Task instructions ▸ Please copy exactly the lines that begin with the one containing "Combustion analysis of a 739" and end with the last line of the entries.

-*-

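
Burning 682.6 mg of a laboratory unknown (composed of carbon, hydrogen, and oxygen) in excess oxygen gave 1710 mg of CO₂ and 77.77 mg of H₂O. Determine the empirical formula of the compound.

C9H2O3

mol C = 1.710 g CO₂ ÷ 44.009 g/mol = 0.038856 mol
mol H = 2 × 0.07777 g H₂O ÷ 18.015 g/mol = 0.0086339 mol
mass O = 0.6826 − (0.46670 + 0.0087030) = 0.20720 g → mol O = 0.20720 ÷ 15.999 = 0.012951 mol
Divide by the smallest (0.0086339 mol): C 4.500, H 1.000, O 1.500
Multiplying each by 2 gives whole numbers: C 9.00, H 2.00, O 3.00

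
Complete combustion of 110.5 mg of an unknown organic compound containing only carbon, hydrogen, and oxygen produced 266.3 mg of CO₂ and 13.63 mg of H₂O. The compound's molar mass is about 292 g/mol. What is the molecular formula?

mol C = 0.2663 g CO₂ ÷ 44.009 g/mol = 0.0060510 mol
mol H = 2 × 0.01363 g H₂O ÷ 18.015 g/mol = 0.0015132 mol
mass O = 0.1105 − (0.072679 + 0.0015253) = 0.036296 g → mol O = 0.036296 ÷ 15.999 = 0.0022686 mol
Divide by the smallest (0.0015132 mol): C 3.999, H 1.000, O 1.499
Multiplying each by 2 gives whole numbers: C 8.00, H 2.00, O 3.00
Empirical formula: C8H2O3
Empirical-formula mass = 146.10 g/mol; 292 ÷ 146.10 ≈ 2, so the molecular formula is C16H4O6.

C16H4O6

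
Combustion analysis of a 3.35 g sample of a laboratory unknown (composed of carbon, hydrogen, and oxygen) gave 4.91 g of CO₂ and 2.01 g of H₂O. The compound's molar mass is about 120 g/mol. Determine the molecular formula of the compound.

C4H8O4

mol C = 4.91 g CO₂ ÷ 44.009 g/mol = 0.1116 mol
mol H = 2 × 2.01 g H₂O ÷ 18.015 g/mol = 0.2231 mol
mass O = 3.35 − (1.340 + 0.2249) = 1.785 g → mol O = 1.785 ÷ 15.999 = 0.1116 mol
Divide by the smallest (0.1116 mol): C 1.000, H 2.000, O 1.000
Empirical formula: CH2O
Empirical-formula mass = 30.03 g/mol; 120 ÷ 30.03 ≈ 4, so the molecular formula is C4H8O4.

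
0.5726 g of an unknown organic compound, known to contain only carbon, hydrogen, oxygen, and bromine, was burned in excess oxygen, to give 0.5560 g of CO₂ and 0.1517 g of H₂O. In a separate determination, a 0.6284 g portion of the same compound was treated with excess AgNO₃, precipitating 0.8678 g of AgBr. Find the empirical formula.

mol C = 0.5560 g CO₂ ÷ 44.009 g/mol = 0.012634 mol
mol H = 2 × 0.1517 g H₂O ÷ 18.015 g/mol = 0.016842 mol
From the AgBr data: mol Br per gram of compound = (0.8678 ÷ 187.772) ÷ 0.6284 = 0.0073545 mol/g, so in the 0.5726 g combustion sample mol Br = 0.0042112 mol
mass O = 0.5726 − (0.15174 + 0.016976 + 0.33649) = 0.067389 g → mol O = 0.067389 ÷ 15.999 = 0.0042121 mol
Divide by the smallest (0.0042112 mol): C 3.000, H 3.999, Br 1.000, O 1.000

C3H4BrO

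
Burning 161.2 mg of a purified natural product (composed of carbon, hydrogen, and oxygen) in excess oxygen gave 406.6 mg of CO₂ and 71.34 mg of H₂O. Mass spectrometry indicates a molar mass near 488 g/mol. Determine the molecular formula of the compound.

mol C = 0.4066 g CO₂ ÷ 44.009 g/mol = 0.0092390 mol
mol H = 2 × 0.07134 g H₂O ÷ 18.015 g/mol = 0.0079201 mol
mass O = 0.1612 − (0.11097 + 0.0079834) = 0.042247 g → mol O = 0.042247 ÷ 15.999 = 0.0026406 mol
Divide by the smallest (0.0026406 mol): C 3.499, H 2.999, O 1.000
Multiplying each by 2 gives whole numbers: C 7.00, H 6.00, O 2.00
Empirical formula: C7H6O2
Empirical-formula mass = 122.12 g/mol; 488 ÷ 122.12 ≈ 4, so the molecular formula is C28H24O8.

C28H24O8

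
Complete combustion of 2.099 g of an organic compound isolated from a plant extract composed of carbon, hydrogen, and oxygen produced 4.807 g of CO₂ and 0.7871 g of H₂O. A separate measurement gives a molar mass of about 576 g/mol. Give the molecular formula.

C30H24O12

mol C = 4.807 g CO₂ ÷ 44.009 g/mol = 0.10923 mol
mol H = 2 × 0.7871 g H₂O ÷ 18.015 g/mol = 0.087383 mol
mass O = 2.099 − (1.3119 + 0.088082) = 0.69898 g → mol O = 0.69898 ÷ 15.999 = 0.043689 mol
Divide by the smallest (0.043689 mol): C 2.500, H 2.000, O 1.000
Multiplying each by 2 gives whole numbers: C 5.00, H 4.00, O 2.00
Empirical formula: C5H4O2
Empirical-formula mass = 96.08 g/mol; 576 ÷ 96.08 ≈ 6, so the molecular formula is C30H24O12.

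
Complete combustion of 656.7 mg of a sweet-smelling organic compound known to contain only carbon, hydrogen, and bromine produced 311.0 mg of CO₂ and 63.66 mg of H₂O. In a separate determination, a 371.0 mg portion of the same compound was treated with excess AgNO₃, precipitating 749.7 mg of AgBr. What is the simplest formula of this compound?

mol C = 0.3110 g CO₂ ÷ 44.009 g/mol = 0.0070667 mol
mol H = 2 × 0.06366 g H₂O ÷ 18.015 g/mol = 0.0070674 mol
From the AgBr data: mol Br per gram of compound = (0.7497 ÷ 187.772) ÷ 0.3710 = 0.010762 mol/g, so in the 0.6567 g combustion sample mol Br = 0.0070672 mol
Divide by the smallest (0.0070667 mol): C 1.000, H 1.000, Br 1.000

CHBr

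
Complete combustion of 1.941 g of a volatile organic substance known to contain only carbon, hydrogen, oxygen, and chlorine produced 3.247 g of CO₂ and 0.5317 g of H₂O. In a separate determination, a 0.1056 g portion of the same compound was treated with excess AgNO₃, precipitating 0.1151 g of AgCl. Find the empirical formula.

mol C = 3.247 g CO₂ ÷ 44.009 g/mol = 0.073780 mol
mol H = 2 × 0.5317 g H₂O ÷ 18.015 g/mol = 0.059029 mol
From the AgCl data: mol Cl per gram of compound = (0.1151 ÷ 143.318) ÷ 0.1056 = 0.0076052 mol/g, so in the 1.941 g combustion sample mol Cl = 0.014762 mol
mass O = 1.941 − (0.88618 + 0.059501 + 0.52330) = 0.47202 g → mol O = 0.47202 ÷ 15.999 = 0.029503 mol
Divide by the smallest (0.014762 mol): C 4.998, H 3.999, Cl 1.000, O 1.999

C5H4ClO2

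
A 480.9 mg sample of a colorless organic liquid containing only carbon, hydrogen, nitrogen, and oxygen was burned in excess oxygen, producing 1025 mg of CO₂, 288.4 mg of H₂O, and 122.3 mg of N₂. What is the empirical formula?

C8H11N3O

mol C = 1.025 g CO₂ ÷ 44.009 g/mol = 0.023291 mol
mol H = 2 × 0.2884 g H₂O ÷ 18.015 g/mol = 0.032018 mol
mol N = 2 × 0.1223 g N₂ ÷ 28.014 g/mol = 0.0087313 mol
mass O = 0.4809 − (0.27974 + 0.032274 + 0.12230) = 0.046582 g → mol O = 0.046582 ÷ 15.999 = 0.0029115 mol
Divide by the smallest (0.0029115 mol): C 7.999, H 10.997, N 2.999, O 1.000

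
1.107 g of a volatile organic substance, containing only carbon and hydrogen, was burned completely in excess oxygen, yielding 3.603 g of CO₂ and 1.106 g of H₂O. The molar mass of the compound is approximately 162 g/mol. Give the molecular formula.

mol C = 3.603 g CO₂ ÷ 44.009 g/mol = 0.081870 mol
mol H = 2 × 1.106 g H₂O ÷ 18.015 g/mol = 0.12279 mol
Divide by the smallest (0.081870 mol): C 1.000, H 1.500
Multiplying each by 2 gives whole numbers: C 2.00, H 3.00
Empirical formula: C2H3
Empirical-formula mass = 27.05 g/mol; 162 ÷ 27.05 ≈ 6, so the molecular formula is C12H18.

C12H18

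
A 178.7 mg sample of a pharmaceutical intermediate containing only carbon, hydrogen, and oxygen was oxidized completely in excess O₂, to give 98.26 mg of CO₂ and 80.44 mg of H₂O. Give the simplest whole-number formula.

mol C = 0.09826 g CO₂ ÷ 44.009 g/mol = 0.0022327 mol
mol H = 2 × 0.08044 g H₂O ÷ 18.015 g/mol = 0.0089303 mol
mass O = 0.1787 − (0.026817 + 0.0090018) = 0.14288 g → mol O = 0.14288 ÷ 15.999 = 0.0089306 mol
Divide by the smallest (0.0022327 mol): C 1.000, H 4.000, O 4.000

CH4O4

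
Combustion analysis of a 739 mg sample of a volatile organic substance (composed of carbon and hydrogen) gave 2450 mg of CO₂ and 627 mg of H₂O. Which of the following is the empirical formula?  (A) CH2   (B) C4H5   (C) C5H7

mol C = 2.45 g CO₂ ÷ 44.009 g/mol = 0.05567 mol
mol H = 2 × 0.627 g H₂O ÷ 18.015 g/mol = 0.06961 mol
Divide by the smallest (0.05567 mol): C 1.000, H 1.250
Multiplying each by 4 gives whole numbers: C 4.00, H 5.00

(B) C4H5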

-*-

Result of the task ▸
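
Combustion analysis of a 739 mg sample of a volatile organic substance (composed of carbon and hydrogen) gave 2450 mg of CO₂ and 627 mg of H₂O. Which of the following is the empirical formula?  (A) CH2   (B) C4H5   (C) C5H7

mol C = 2.45 g CO₂ ÷ 44.009 g/mol = 0.05567 mol
mol H = 2 × 0.627 g H₂O ÷ 18.015 g/mol = 0.06961 mol
Divide by the smallest (0.05567 mol): C 1.000, H 1.250
Multiplying each by 4 gives whole numbers: C 4.00, H 5.00

(B) C4H5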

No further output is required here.